How many lines in the records below contain "fresh"? Reply with the number only.

═══ Dataset records ═══

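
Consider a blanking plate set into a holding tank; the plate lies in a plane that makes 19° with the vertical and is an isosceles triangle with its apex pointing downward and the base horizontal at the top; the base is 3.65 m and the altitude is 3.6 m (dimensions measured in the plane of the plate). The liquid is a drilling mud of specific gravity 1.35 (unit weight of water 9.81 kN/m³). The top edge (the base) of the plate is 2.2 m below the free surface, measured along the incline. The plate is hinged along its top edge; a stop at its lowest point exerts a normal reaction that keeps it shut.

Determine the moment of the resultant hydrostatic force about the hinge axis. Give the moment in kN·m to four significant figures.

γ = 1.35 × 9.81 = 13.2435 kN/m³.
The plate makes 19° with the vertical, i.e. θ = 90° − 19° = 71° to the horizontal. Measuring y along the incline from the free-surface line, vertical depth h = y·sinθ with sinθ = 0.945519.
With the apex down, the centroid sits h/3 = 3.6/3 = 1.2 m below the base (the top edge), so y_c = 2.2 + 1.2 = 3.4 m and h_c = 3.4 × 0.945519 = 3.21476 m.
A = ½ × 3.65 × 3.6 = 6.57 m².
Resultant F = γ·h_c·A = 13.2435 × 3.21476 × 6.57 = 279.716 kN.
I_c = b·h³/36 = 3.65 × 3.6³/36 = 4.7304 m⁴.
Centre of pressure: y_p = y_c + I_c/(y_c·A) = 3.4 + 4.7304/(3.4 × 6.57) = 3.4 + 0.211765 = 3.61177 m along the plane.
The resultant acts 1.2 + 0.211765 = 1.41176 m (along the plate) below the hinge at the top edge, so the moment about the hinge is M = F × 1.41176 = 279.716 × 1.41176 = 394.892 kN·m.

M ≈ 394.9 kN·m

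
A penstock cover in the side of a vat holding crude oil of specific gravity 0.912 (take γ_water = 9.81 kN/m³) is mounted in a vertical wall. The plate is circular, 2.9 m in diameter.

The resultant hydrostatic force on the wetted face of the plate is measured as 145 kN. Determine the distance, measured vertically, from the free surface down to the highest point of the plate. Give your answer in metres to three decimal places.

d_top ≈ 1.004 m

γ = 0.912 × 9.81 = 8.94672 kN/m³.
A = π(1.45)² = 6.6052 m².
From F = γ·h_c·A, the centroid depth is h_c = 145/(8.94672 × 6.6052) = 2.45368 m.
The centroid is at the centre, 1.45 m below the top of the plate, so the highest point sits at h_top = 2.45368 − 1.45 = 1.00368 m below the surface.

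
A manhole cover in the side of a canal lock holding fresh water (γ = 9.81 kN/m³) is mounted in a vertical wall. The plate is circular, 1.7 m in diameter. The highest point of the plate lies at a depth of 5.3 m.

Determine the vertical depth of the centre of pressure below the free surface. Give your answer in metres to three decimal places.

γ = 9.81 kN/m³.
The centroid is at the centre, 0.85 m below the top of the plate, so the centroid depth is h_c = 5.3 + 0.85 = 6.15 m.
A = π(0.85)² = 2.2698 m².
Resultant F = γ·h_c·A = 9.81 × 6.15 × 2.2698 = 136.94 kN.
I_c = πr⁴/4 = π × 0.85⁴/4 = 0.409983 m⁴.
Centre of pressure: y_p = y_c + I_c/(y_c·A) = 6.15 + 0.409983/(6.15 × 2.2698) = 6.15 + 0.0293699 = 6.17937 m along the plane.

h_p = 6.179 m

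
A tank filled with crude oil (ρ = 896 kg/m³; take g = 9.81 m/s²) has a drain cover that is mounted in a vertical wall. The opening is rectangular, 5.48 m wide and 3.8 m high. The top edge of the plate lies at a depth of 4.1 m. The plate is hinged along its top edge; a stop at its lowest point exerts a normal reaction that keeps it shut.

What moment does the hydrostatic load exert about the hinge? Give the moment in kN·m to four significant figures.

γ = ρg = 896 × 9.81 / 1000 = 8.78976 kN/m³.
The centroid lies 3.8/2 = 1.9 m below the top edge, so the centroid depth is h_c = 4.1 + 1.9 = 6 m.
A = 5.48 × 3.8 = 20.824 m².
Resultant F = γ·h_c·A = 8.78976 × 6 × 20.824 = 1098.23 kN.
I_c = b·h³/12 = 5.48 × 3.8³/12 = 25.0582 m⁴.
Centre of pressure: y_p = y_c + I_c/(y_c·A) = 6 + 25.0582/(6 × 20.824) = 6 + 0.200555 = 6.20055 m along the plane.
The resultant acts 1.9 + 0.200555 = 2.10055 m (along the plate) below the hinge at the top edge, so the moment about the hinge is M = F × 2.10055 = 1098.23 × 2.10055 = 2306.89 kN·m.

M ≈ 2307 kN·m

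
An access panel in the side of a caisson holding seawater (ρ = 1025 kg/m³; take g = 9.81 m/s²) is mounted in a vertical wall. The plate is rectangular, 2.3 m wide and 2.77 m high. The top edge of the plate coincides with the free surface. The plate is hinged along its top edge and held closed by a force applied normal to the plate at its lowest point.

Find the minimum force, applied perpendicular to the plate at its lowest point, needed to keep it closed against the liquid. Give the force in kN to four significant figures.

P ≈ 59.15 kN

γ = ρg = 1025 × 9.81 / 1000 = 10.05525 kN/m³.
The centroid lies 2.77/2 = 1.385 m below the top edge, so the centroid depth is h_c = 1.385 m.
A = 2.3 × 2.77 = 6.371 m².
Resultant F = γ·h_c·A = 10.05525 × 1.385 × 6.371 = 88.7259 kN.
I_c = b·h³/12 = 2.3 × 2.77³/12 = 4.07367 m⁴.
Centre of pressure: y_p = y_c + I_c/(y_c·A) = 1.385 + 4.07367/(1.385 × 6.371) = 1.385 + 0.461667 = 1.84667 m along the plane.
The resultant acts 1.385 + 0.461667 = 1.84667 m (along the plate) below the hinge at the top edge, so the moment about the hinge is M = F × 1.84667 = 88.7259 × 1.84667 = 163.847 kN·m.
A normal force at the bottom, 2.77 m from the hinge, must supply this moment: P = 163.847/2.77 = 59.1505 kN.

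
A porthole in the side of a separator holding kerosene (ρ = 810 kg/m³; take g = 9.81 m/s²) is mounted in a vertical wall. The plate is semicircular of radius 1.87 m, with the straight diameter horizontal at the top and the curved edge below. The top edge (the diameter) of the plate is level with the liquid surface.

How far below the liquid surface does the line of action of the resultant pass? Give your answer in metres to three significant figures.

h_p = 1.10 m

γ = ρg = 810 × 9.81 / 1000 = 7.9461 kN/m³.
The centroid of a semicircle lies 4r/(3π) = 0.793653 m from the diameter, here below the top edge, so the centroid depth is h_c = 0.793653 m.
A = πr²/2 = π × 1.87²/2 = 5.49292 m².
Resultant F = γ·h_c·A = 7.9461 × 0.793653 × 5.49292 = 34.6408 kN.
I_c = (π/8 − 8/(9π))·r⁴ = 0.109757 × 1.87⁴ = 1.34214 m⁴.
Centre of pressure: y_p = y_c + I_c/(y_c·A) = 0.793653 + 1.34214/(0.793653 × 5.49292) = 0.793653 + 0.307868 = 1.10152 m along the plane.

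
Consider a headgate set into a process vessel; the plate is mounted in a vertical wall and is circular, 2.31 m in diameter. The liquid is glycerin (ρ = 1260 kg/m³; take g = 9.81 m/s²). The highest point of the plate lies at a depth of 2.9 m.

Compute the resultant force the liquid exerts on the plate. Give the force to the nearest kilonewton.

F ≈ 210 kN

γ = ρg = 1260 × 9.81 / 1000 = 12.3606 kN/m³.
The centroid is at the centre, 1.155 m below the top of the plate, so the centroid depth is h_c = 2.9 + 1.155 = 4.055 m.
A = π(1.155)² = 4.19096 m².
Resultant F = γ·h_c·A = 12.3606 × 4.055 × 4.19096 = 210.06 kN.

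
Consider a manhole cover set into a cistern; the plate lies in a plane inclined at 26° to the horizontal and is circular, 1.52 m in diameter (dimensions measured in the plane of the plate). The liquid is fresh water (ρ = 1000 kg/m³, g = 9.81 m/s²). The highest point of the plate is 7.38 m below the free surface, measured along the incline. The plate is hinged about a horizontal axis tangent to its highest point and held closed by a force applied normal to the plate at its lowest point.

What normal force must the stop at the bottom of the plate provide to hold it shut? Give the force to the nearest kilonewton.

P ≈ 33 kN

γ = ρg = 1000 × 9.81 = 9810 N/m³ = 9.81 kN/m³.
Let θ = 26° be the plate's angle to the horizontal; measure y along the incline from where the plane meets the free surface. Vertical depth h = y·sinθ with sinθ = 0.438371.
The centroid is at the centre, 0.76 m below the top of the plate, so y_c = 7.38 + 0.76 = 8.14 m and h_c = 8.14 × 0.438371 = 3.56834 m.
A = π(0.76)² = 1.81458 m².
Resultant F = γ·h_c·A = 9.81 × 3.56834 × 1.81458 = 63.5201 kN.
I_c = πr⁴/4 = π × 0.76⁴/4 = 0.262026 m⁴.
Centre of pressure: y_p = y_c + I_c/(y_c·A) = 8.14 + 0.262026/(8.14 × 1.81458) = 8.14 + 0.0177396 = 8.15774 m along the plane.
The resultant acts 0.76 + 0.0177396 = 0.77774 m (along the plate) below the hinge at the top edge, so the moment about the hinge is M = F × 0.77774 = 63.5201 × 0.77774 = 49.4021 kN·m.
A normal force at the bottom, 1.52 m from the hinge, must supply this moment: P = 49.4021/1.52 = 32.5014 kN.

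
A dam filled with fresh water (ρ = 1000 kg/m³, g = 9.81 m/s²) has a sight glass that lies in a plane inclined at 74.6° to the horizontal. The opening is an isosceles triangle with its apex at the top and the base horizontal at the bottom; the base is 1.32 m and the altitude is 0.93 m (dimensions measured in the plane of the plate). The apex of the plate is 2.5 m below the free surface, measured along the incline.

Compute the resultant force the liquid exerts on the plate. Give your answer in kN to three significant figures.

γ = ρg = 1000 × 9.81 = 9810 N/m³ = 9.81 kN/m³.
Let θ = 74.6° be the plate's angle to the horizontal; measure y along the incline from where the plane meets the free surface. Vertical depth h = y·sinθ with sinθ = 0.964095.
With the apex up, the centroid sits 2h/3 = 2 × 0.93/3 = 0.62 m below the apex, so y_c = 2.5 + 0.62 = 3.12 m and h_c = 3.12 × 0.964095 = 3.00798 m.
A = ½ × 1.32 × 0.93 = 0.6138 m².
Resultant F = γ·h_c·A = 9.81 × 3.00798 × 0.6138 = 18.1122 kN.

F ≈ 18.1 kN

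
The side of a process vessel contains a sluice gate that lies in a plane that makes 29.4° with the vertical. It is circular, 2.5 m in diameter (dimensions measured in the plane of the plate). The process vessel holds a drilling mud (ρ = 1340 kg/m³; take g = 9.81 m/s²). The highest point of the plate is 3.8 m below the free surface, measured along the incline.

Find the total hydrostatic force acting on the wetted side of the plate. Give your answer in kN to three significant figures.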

═══

Result of this task:
3